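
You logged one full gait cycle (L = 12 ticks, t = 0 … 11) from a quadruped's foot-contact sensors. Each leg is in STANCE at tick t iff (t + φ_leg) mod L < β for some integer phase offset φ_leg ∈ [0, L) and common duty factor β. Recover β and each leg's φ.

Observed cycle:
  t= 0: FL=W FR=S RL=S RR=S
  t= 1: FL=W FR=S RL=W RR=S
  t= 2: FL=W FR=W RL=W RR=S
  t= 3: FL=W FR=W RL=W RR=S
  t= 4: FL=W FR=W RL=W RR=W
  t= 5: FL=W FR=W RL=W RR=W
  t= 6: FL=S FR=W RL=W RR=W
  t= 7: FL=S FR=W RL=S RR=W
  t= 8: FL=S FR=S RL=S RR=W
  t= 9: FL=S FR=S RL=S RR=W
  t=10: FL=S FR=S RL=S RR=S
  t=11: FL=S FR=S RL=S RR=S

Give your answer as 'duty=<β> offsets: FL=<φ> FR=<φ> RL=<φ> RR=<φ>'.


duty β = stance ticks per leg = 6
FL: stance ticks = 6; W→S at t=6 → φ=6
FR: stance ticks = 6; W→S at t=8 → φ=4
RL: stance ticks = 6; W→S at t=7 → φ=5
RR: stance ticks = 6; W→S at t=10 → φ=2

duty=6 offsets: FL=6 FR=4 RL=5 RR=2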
★ ★ ★
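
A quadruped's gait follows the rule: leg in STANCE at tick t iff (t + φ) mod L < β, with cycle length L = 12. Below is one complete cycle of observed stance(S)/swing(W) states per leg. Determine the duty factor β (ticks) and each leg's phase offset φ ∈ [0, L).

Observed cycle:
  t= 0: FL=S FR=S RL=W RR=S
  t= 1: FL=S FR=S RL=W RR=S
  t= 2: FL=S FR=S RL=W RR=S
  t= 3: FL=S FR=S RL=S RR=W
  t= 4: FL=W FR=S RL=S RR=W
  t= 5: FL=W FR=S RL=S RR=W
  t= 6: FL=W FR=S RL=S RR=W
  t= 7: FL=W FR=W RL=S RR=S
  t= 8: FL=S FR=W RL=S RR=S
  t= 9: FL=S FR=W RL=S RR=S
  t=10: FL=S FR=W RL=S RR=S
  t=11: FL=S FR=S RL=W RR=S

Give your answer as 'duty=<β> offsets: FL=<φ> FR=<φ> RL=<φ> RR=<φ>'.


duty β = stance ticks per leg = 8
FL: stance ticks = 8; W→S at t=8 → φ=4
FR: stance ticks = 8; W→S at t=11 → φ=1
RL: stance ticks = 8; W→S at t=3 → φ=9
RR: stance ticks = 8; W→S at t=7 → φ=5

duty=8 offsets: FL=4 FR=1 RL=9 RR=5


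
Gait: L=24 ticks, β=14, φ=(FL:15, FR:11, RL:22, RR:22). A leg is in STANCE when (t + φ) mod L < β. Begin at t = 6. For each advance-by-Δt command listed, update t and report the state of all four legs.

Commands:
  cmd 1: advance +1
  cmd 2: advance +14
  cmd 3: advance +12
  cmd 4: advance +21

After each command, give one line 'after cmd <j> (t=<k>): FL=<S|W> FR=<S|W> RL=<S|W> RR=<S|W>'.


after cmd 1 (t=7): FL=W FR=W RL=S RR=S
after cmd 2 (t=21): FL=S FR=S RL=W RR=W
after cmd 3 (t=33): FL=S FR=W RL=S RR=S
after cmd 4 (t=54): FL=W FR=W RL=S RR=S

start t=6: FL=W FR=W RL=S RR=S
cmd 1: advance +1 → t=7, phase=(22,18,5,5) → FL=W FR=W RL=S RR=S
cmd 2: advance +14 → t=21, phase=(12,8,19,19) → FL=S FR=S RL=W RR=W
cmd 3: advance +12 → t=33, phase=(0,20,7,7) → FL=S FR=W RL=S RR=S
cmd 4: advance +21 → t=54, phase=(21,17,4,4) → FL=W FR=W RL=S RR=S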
★ ★ ★
■ Action item ■
In the records, locate each line holding the string "factor" and copy it.

■ Response area ■
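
You logged one full gait cycle (L = 12 ticks, t = 0 … 11) from a quadruped's foot-contact sensors. Each leg is in STANCE at tick t iff (t + φ_leg) mod L < β for some integer phase offset φ_leg ∈ [0, L) and common duty factor β. Recover β and each leg's φ.
A quadruped's gait follows the rule: leg in STANCE at tick t iff (t + φ) mod L < β, with cycle length L = 12. Below is one complete cycle of observed stance(S)/swing(W) states per leg. Determine the duty factor β (ticks) and each leg's phase offset φ ∈ [0, L).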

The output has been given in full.